# Required action
In the records below, find the line with "or integer and" and the line with "I4 for 1F0 with"; return exactly those lines and every line between them.

Extracted records:
▼▼▼

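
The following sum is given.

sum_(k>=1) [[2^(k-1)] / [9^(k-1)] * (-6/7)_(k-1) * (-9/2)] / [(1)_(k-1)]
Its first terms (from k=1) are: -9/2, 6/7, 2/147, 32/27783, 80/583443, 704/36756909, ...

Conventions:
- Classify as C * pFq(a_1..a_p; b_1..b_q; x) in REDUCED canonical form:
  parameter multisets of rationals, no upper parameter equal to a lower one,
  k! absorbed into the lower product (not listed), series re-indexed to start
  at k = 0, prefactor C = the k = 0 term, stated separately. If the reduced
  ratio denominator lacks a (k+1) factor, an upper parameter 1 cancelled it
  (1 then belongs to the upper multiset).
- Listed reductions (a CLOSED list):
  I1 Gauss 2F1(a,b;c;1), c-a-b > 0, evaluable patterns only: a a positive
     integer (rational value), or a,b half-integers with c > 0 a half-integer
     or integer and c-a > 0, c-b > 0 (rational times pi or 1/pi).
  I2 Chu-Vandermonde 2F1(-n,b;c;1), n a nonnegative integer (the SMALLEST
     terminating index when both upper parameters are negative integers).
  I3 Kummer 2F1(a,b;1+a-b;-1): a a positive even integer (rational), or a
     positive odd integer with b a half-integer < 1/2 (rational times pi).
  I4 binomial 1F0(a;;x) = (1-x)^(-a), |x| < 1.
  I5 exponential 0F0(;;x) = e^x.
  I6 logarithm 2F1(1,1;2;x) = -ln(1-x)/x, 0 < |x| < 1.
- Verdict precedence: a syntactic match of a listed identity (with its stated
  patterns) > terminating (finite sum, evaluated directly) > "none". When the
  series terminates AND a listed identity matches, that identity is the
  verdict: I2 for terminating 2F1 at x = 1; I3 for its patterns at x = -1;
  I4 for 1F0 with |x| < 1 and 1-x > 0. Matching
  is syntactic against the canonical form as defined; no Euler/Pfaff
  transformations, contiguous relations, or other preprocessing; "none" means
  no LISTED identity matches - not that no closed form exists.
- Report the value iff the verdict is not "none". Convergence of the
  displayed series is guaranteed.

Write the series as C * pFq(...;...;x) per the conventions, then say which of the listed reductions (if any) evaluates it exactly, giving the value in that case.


The series (x = 2/9) is 1F0: upper {-6/7}, lower {-}, prefactor -9/2. Verdict (x = 2/9): the binomial series (I4) applies (the 1F0 binomial series: exponent 6/7, x = 2/9). Exact value: (-9/2) * (7/9)^(6/7).

The tell: t_0 = -9/2 here, and the two geometric factors (C = -9/2, x = 2/9) combine into one argument.
Term ratio: r(k) = (2/9) * (k-6/7) / [(k+1)] - rational; roots negated = parameters, x = (2/9), C = -9/2.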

▲▲▲

# Answer to this task
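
     or integer and c-a > 0, c-b > 0 (rational times pi or 1/pi).
  I2 Chu-Vandermonde 2F1(-n,b;c;1), n a nonnegative integer (the SMALLEST
     terminating index when both upper parameters are negative integers).
  I3 Kummer 2F1(a,b;1+a-b;-1): a a positive even integer (rational), or a
     positive odd integer with b a half-integer < 1/2 (rational times pi).
  I4 binomial 1F0(a;;x) = (1-x)^(-a), |x| < 1.
  I5 exponential 0F0(;;x) = e^x.
  I6 logarithm 2F1(1,1;2;x) = -ln(1-x)/x, 0 < |x| < 1.
- Verdict precedence: a syntactic match of a listed identity (with its stated
  patterns) > terminating (finite sum, evaluated directly) > "none". When the
  series terminates AND a listed identity matches, that identity is the
  verdict: I2 for terminating 2F1 at x = 1; I3 for its patterns at x = -1;
  I4 for 1F0 with |x| < 1 and 1-x > 0. Matching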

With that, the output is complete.